### TASK BRIEF
Each line from the one containing "A rectangular channel" through the last line of the data below is to be written out verbatim, and nothing more.

### SOURCE MATERIAL
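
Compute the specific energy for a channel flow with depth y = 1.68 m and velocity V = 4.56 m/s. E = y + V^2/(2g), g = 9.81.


Specific energy E = y + V^2/(2g).
Velocity head = V^2/(2g) = 4.56^2 / (2*9.81) = 20.7936 / 19.62 = 1.0598 m.
E = 1.68 + 1.0598 = 2.7398 m.

2.7398


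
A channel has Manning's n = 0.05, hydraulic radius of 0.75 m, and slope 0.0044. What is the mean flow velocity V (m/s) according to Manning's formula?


Manning's equation gives V = (1/n) * R^(2/3) * S^(1/2).
First, compute R^(2/3) = 0.75^(2/3) = 0.8255.
Next, S^(1/2) = 0.0044^(1/2) = 0.066332.
Then 1/n = 1/0.05 = 20.0.
V = 20.0 * 0.8255 * 0.066332 = 1.0951 m/s.

1.0951


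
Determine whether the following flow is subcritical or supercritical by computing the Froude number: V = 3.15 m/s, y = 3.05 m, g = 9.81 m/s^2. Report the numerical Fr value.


The Froude number is defined as Fr = V / sqrt(g*y).
g*y = 9.81 * 3.05 = 29.9205.
sqrt(g*y) = sqrt(29.9205) = 5.47.
Fr = 3.15 / 5.47 = 0.5759.
Since Fr < 1, the flow is subcritical.

0.5759


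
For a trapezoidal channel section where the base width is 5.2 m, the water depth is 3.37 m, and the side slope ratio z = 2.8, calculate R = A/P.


For a trapezoidal section with side slope z:
A = (b + z*y)*y = (5.2 + 2.8*3.37)*3.37 = 49.323 m^2.
P = b + 2*y*sqrt(1 + z^2) = 5.2 + 2*3.37*sqrt(1 + 2.8^2) = 25.239 m.
R = A/P = 49.323 / 25.239 = 1.9542 m.

1.9542


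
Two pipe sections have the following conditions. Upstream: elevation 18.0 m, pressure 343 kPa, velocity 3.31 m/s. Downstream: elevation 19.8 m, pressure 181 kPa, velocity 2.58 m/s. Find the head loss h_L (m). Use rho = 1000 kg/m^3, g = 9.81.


Total head at each section: H = z + p/(rho*g) + V^2/(2g).
H1 = 18.0 + 343*1000/(1000*9.81) + 3.31^2/(2*9.81)
   = 18.0 + 34.964 + 0.5584
   = 53.523 m.
H2 = 19.8 + 181*1000/(1000*9.81) + 2.58^2/(2*9.81)
   = 19.8 + 18.451 + 0.3393
   = 38.59 m.
h_L = H1 - H2 = 53.523 - 38.59 = 14.933 m.

14.933


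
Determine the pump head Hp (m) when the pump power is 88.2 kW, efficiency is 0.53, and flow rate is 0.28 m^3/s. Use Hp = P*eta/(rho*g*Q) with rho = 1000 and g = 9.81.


Pump head formula: Hp = P * eta / (rho * g * Q).
Numerator: P * eta = 88.2 * 1000 * 0.53 = 46746.0 W.
Denominator: rho * g * Q = 1000 * 9.81 * 0.28 = 2746.8.
Hp = 46746.0 / 2746.8 = 17.02 m.

17.02


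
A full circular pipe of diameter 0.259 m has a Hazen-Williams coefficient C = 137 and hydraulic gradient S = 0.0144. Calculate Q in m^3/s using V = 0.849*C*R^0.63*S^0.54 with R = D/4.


For a full circular pipe, R = D/4 = 0.259/4 = 0.0648 m.
V = 0.849 * 137 * 0.0648^0.63 * 0.0144^0.54
  = 0.849 * 137 * 0.178271 * 0.101278
  = 2.1 m/s.
Pipe area A = pi*D^2/4 = pi*0.259^2/4 = 0.0527 m^2.
Q = A * V = 0.0527 * 2.1 = 0.1106 m^3/s.

0.1106


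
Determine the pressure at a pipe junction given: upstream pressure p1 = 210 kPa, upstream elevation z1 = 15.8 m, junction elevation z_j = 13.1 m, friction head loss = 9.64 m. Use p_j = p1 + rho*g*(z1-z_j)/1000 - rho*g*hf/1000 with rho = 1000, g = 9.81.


Junction pressure: p_j = p1 + rho*g*(z1 - z_j)/1000 - rho*g*hf/1000.
Elevation term = 1000*9.81*(15.8 - 13.1)/1000 = 26.487 kPa.
Friction term = 1000*9.81*9.64/1000 = 94.568 kPa.
p_j = 210 + 26.487 - 94.568 = 141.92 kPa.

141.92


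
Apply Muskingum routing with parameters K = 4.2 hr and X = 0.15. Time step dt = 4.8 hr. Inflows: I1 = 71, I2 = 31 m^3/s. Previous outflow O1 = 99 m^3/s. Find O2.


Muskingum coefficients:
denom = 2*K*(1-X) + dt = 2*4.2*(1-0.15) + 4.8 = 11.94.
C0 = (dt - 2*K*X)/denom = (4.8 - 2*4.2*0.15)/11.94 = 0.2965.
C1 = (dt + 2*K*X)/denom = (4.8 + 2*4.2*0.15)/11.94 = 0.5075.
C2 = (2*K*(1-X) - dt)/denom = 0.196.
O2 = C0*I2 + C1*I1 + C2*O1
   = 0.2965*31 + 0.5075*71 + 0.196*99
   = 64.63 m^3/s.

64.63


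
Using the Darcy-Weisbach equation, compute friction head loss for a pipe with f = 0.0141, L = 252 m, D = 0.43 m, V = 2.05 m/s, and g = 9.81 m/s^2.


Darcy-Weisbach equation: h_f = f * (L/D) * V^2/(2g).
f * L/D = 0.0141 * 252/0.43 = 8.2633.
V^2/(2g) = 2.05^2 / (2*9.81) = 4.2025 / 19.62 = 0.2142 m.
h_f = 8.2633 * 0.2142 = 1.77 m.

1.77


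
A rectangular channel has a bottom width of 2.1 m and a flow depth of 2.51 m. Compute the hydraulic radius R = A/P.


For a rectangular section:
Flow area A = b * y = 2.1 * 2.51 = 5.27 m^2.
Wetted perimeter P = b + 2y = 2.1 + 2*2.51 = 7.12 m.
Hydraulic radius R = A/P = 5.27 / 7.12 = 0.7403 m.

0.7403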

### ANSWER SECTION
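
A rectangular channel has a bottom width of 2.1 m and a flow depth of 2.51 m. Compute the hydraulic radius R = A/P.


For a rectangular section:
Flow area A = b * y = 2.1 * 2.51 = 5.27 m^2.
Wetted perimeter P = b + 2y = 2.1 + 2*2.51 = 7.12 m.
Hydraulic radius R = A/P = 5.27 / 7.12 = 0.7403 m.

0.7403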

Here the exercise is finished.